─── Provided records ───

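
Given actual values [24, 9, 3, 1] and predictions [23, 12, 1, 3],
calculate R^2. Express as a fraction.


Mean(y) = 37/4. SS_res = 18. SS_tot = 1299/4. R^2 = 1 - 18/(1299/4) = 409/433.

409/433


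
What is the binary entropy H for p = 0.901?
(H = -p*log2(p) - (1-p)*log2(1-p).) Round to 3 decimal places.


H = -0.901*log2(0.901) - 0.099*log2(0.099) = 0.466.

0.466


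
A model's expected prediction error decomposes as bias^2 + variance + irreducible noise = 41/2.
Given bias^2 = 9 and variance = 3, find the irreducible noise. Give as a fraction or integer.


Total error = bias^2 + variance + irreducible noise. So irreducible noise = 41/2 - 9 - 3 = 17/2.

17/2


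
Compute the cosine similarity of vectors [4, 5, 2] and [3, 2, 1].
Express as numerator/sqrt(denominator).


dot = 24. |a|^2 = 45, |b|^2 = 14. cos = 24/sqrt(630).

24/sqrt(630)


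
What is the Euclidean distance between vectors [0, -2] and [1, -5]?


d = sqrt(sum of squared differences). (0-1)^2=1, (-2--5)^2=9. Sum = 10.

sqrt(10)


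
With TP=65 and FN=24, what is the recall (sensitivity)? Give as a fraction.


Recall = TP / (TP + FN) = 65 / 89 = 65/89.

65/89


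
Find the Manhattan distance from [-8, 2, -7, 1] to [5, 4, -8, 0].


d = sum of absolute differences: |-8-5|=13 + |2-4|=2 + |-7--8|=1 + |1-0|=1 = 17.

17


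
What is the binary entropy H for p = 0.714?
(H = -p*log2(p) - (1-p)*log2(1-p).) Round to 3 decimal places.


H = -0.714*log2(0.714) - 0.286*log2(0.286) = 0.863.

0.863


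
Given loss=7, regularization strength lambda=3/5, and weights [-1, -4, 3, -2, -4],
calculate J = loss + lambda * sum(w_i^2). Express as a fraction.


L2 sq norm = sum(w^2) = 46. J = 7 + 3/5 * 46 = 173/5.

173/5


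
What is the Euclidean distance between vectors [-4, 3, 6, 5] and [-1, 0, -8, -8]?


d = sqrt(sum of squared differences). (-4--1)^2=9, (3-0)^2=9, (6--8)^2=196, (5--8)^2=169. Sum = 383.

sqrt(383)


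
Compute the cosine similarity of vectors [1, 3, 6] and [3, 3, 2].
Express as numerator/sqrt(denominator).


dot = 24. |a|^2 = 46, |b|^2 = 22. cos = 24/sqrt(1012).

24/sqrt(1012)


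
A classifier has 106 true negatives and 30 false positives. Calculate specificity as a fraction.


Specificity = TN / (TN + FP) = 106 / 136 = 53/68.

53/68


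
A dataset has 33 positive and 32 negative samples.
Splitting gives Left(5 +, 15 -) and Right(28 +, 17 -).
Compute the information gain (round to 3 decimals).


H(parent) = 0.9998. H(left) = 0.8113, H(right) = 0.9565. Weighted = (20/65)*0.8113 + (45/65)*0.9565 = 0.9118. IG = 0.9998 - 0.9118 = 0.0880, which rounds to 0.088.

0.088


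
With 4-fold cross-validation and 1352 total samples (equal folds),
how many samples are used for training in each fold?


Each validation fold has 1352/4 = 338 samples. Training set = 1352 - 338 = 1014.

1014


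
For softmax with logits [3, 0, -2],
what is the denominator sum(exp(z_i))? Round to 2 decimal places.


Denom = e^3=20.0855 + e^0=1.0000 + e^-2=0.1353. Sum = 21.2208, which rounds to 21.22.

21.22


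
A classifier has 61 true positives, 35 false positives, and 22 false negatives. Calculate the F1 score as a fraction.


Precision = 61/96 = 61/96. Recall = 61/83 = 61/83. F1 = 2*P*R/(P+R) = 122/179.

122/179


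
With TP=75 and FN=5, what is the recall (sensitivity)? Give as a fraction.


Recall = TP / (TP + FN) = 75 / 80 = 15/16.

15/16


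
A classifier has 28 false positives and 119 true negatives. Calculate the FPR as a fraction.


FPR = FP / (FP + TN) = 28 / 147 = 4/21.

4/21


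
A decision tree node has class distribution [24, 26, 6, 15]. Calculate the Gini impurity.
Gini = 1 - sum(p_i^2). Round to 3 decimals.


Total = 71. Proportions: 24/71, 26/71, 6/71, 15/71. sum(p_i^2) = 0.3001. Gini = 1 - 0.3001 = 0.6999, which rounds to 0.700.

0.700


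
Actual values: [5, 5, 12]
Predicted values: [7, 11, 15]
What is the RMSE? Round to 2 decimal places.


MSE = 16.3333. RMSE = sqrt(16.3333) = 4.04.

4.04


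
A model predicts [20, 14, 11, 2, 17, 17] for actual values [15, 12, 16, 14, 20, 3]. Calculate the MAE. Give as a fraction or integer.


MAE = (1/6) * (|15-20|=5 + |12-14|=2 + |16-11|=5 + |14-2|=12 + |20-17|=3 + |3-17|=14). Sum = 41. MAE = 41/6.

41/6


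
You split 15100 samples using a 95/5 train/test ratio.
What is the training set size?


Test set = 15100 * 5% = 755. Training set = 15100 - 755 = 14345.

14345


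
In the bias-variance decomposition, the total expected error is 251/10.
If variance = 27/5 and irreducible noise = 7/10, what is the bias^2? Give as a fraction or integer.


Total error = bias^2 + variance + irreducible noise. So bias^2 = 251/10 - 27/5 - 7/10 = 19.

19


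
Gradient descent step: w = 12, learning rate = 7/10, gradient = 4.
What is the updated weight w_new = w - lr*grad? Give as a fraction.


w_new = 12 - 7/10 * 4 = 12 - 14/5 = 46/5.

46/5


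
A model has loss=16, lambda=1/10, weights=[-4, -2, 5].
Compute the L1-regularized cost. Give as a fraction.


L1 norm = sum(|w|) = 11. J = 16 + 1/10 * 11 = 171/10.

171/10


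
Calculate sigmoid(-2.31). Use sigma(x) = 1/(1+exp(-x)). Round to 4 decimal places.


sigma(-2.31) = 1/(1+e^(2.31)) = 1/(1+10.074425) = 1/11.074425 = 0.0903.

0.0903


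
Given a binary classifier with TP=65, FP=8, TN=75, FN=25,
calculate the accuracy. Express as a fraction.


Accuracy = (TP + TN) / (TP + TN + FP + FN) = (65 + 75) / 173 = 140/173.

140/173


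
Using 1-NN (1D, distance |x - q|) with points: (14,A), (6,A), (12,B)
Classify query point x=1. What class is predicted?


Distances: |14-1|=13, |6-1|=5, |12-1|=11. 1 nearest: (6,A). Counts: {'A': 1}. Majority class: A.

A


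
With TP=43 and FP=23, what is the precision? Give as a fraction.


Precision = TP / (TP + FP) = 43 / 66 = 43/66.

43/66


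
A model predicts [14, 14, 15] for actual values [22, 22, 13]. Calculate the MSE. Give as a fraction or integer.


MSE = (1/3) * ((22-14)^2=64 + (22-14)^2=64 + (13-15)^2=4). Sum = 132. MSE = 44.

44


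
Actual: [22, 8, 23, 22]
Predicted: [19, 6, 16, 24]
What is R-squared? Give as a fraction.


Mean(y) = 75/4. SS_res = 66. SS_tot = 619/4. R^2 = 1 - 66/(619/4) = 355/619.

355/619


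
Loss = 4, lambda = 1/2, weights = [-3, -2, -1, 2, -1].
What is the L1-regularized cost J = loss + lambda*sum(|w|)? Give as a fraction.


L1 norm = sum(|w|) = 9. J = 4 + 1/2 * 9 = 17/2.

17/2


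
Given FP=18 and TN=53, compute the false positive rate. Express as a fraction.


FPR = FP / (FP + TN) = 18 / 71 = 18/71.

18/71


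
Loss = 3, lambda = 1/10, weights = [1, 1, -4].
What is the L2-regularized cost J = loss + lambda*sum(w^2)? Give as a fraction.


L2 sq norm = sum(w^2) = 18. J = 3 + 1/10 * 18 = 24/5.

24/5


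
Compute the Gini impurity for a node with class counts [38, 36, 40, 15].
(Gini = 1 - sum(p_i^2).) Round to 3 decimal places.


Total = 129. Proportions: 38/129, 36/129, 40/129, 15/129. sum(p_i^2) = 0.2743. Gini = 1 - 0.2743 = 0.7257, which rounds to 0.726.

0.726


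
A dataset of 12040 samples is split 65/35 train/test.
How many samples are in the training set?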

───

* Prompt *
Copy verbatim the span of lines that begins with the line holding "Given FP=18 and" and ends at the last line of the records.

* Response for this exercise *
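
Given FP=18 and TN=53, compute the false positive rate. Express as a fraction.


FPR = FP / (FP + TN) = 18 / 71 = 18/71.

18/71


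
Loss = 3, lambda = 1/10, weights = [1, 1, -4].
What is the L2-regularized cost J = loss + lambda*sum(w^2)? Give as a fraction.


L2 sq norm = sum(w^2) = 18. J = 3 + 1/10 * 18 = 24/5.

24/5


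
Compute the Gini impurity for a node with class counts [38, 36, 40, 15].
(Gini = 1 - sum(p_i^2).) Round to 3 decimal places.


Total = 129. Proportions: 38/129, 36/129, 40/129, 15/129. sum(p_i^2) = 0.2743. Gini = 1 - 0.2743 = 0.7257, which rounds to 0.726.

0.726


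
A dataset of 12040 samples is split 65/35 train/test.
How many samples are in the training set?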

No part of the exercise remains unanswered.